**WHAT IS REQUIRED**
Would you transcribe the line that holds "Apply each rule", plus every line beneath it through the end of the data, exactly and with nothing added?

##### SOURCE RECORDS #####

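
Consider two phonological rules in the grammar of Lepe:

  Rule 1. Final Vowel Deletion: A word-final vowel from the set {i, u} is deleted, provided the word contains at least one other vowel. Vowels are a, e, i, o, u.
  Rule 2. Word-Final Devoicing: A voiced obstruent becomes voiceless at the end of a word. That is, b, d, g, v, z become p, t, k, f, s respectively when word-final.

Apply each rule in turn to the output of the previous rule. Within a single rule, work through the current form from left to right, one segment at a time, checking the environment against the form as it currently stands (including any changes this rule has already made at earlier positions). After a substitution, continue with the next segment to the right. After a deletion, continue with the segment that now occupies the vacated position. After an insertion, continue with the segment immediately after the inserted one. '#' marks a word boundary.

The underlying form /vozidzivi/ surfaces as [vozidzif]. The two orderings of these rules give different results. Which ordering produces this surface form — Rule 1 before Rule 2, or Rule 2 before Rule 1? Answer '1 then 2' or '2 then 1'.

1 then 2

Order 1 then 2:
  1 Final Vowel Deletion: [vozidzivi] → [vozidziv]
  2 Word-Final Devoicing: [vozidziv] → [vozidzif]
  result: [vozidzif]
Order 2 then 1:
  2 Word-Final Devoicing: no change — [vozidzivi]
  1 Final Vowel Deletion: [vozidzivi] → [vozidziv]
  result: [vozidziv]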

#####

**EXERCISE OUTPUT**
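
Apply each rule in turn to the output of the previous rule. Within a single rule, work through the current form from left to right, one segment at a time, checking the environment against the form as it currently stands (including any changes this rule has already made at earlier positions). After a substitution, continue with the next segment to the right. After a deletion, continue with the segment that now occupies the vacated position. After an insertion, continue with the segment immediately after the inserted one. '#' marks a word boundary.

The underlying form /vozidzivi/ surfaces as [vozidzif]. The two orderings of these rules give different results. Which ordering produces this surface form — Rule 1 before Rule 2, or Rule 2 before Rule 1? Answer '1 then 2' or '2 then 1'.

1 then 2

Order 1 then 2:
  1 Final Vowel Deletion: [vozidzivi] → [vozidziv]
  2 Word-Final Devoicing: [vozidziv] → [vozidzif]
  result: [vozidzif]
Order 2 then 1:
  2 Word-Final Devoicing: no change — [vozidzivi]
  1 Final Vowel Deletion: [vozidzivi] → [vozidziv]
  result: [vozidziv]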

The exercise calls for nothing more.